What this task involves - Output the entries underneath exactly as they are.

Records for processing -
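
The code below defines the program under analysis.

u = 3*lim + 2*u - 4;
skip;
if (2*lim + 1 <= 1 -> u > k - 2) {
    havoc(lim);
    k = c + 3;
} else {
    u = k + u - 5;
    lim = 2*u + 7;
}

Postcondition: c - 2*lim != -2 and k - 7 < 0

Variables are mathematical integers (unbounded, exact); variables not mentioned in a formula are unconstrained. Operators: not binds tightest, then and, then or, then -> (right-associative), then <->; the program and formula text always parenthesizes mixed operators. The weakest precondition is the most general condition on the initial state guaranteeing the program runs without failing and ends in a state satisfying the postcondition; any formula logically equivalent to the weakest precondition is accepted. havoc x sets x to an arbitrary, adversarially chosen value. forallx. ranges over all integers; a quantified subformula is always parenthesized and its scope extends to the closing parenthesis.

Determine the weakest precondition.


Working backward. After the program, the postcondition c - 2*lim != -2 and k - 7 < 0 must hold; in canonical form it is c != 2*lim - 2 and k < 7.
Then branch requires forall lim_1. (c != 2*lim_1 - 2 and c < 4); else branch requires c != 4*k + 4*u - 8 and k < 7.
Before the if: ((2*lim <= 0 -> u > k - 2) -> (forall lim_1. (c != 2*lim_1 - 2 and c < 4))) and ((not (2*lim <= 0 -> u > k - 2)) -> (c != 4*k + 4*u - 8 and k < 7))
Before skip: ((2*lim <= 0 -> u > k - 2) -> (forall lim_1. (c != 2*lim_1 - 2 and c < 4))) and ((not (2*lim <= 0 -> u > k - 2)) -> (c != 4*k + 4*u - 8 and k < 7))
Before u := 3*lim + 2*u - 4: ((2*lim <= 0 -> 3*lim + 2*u > k + 2) -> (forall lim_1. (c != 2*lim_1 - 2 and c < 4))) and ((not (2*lim <= 0 -> 3*lim + 2*u > k + 2)) -> (c != 4*k + 12*lim + 8*u - 24 and k < 7))
Answer: WP = ((2*lim <= 0 -> 3*lim + 2*u > k + 2) -> (forall lim_1. (c != 2*lim_1 - 2 and c < 4))) and ((not (2*lim <= 0 -> 3*lim + 2*u > k + 2)) -> (c != 4*k + 12*lim + 8*u - 24 and k < 7))


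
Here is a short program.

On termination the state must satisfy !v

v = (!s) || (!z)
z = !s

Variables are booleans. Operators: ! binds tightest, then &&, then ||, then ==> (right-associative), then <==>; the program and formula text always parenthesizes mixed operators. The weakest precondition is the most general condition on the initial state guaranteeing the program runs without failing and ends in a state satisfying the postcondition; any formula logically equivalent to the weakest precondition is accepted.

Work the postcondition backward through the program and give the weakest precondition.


Working backward. After the program, !v must hold.
Before z := !s: !v
Before v := (!s) || (!z): !((!s) || (!z))
Answer: WP = !((!s) || (!z))


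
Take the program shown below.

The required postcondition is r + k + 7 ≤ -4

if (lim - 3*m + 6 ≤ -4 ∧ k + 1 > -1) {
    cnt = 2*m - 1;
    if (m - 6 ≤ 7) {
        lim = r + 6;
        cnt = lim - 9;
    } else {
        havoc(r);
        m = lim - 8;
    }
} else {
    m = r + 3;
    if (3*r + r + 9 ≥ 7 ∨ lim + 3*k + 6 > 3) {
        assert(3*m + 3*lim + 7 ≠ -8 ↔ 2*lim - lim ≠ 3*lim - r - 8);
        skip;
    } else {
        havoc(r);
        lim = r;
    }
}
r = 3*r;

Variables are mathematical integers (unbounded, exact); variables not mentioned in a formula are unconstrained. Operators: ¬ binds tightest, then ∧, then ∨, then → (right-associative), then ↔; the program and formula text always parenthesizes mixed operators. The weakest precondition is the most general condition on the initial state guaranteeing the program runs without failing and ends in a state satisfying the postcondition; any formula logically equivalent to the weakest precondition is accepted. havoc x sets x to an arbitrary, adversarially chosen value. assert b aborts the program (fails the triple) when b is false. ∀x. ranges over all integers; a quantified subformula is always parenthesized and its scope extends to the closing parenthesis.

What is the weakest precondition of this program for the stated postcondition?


Working backward. After the program, the postcondition r + k + 7 ≤ -4 must hold; in canonical form it is k + r ≤ -11.
Before r := 3*r: k + 3*r ≤ -11
Then branch requires (m ≤ 13 → k + 3*r ≤ -11) ∧ ((¬(m ≤ 13)) → (∀r_1. k + 3*r_1 ≤ -11)); else branch requires ((4*r ≥ -2 ∨ 3*k + lim > -3) → ((3*lim + 3*r ≠ -24 ↔ r ≠ 2*lim - 8) ∧ k + 3*r ≤ -11)) ∧ ((¬(4*r ≥ -2 ∨ 3*k + lim > -3)) → (∀r_1. k + 3*r_1 ≤ -11)).
Before the if: ((lim ≤ 3*m - 10 ∧ k > -2) → ((m ≤ 13 → k + 3*r ≤ -11) ∧ ((¬(m ≤ 13)) → (∀r_1. k + 3*r_1 ≤ -11)))) ∧ ((¬(lim ≤ 3*m - 10 ∧ k > -2)) → (((4*r ≥ -2 ∨ 3*k + lim > -3) → ((3*lim + 3*r ≠ -24 ↔ r ≠ 2*lim - 8) ∧ k + 3*r ≤ -11)) ∧ ((¬(4*r ≥ -2 ∨ 3*k + lim > -3)) → (∀r_1. k + 3*r_1 ≤ -11))))
Answer: WP = ((lim ≤ 3*m - 10 ∧ k > -2) → ((m ≤ 13 → k + 3*r ≤ -11) ∧ ((¬(m ≤ 13)) → (∀r_1. k + 3*r_1 ≤ -11)))) ∧ ((¬(lim ≤ 3*m - 10 ∧ k > -2)) → (((4*r ≥ -2 ∨ 3*k + lim > -3) → ((3*lim + 3*r ≠ -24 ↔ r ≠ 2*lim - 8) ∧ k + 3*r ≤ -11)) ∧ ((¬(4*r ≥ -2 ∨ 3*k + lim > -3)) → (∀r_1. k + 3*r_1 ≤ -11))))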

Written reply -
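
The code below defines the program under analysis.

u = 3*lim + 2*u - 4;
skip;
if (2*lim + 1 <= 1 -> u > k - 2) {
    havoc(lim);
    k = c + 3;
} else {
    u = k + u - 5;
    lim = 2*u + 7;
}

Postcondition: c - 2*lim != -2 and k - 7 < 0

Variables are mathematical integers (unbounded, exact); variables not mentioned in a formula are unconstrained. Operators: not binds tightest, then and, then or, then -> (right-associative), then <->; the program and formula text always parenthesizes mixed operators. The weakest precondition is the most general condition on the initial state guaranteeing the program runs without failing and ends in a state satisfying the postcondition; any formula logically equivalent to the weakest precondition is accepted. havoc x sets x to an arbitrary, adversarially chosen value. forallx. ranges over all integers; a quantified subformula is always parenthesized and its scope extends to the closing parenthesis.

Determine the weakest precondition.


Working backward. After the program, the postcondition c - 2*lim != -2 and k - 7 < 0 must hold; in canonical form it is c != 2*lim - 2 and k < 7.
Then branch requires forall lim_1. (c != 2*lim_1 - 2 and c < 4); else branch requires c != 4*k + 4*u - 8 and k < 7.
Before the if: ((2*lim <= 0 -> u > k - 2) -> (forall lim_1. (c != 2*lim_1 - 2 and c < 4))) and ((not (2*lim <= 0 -> u > k - 2)) -> (c != 4*k + 4*u - 8 and k < 7))
Before skip: ((2*lim <= 0 -> u > k - 2) -> (forall lim_1. (c != 2*lim_1 - 2 and c < 4))) and ((not (2*lim <= 0 -> u > k - 2)) -> (c != 4*k + 4*u - 8 and k < 7))
Before u := 3*lim + 2*u - 4: ((2*lim <= 0 -> 3*lim + 2*u > k + 2) -> (forall lim_1. (c != 2*lim_1 - 2 and c < 4))) and ((not (2*lim <= 0 -> 3*lim + 2*u > k + 2)) -> (c != 4*k + 12*lim + 8*u - 24 and k < 7))
Answer: WP = ((2*lim <= 0 -> 3*lim + 2*u > k + 2) -> (forall lim_1. (c != 2*lim_1 - 2 and c < 4))) and ((not (2*lim <= 0 -> 3*lim + 2*u > k + 2)) -> (c != 4*k + 12*lim + 8*u - 24 and k < 7))


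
Here is a short program.

On termination the state must satisfy !v

v = (!s) || (!z)
z = !s

Variables are booleans. Operators: ! binds tightest, then &&, then ||, then ==> (right-associative), then <==>; the program and formula text always parenthesizes mixed operators. The weakest precondition is the most general condition on the initial state guaranteeing the program runs without failing and ends in a state satisfying the postcondition; any formula logically equivalent to the weakest precondition is accepted.

Work the postcondition backward through the program and give the weakest precondition.


Working backward. After the program, !v must hold.
Before z := !s: !v
Before v := (!s) || (!z): !((!s) || (!z))
Answer: WP = !((!s) || (!z))


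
Take the program shown below.

The required postcondition is r + k + 7 ≤ -4

if (lim - 3*m + 6 ≤ -4 ∧ k + 1 > -1) {
    cnt = 2*m - 1;
    if (m - 6 ≤ 7) {
        lim = r + 6;
        cnt = lim - 9;
    } else {
        havoc(r);
        m = lim - 8;
    }
} else {
    m = r + 3;
    if (3*r + r + 9 ≥ 7 ∨ lim + 3*k + 6 > 3) {
        assert(3*m + 3*lim + 7 ≠ -8 ↔ 2*lim - lim ≠ 3*lim - r - 8);
        skip;
    } else {
        havoc(r);
        lim = r;
    }
}
r = 3*r;

Variables are mathematical integers (unbounded, exact); variables not mentioned in a formula are unconstrained. Operators: ¬ binds tightest, then ∧, then ∨, then → (right-associative), then ↔; the program and formula text always parenthesizes mixed operators. The weakest precondition is the most general condition on the initial state guaranteeing the program runs without failing and ends in a state satisfying the postcondition; any formula logically equivalent to the weakest precondition is accepted. havoc x sets x to an arbitrary, adversarially chosen value. assert b aborts the program (fails the triple) when b is false. ∀x. ranges over all integers; a quantified subformula is always parenthesized and its scope extends to the closing parenthesis.

What is the weakest precondition of this program for the stated postcondition?


Working backward. After the program, the postcondition r + k + 7 ≤ -4 must hold; in canonical form it is k + r ≤ -11.
Before r := 3*r: k + 3*r ≤ -11
Then branch requires (m ≤ 13 → k + 3*r ≤ -11) ∧ ((¬(m ≤ 13)) → (∀r_1. k + 3*r_1 ≤ -11)); else branch requires ((4*r ≥ -2 ∨ 3*k + lim > -3) → ((3*lim + 3*r ≠ -24 ↔ r ≠ 2*lim - 8) ∧ k + 3*r ≤ -11)) ∧ ((¬(4*r ≥ -2 ∨ 3*k + lim > -3)) → (∀r_1. k + 3*r_1 ≤ -11)).
Before the if: ((lim ≤ 3*m - 10 ∧ k > -2) → ((m ≤ 13 → k + 3*r ≤ -11) ∧ ((¬(m ≤ 13)) → (∀r_1. k + 3*r_1 ≤ -11)))) ∧ ((¬(lim ≤ 3*m - 10 ∧ k > -2)) → (((4*r ≥ -2 ∨ 3*k + lim > -3) → ((3*lim + 3*r ≠ -24 ↔ r ≠ 2*lim - 8) ∧ k + 3*r ≤ -11)) ∧ ((¬(4*r ≥ -2 ∨ 3*k + lim > -3)) → (∀r_1. k + 3*r_1 ≤ -11))))
Answer: WP = ((lim ≤ 3*m - 10 ∧ k > -2) → ((m ≤ 13 → k + 3*r ≤ -11) ∧ ((¬(m ≤ 13)) → (∀r_1. k + 3*r_1 ≤ -11)))) ∧ ((¬(lim ≤ 3*m - 10 ∧ k > -2)) → (((4*r ≥ -2 ∨ 3*k + lim > -3) → ((3*lim + 3*r ≠ -24 ↔ r ≠ 2*lim - 8) ∧ k + 3*r ≤ -11)) ∧ ((¬(4*r ≥ -2 ∨ 3*k + lim > -3)) → (∀r_1. k + 3*r_1 ≤ -11))))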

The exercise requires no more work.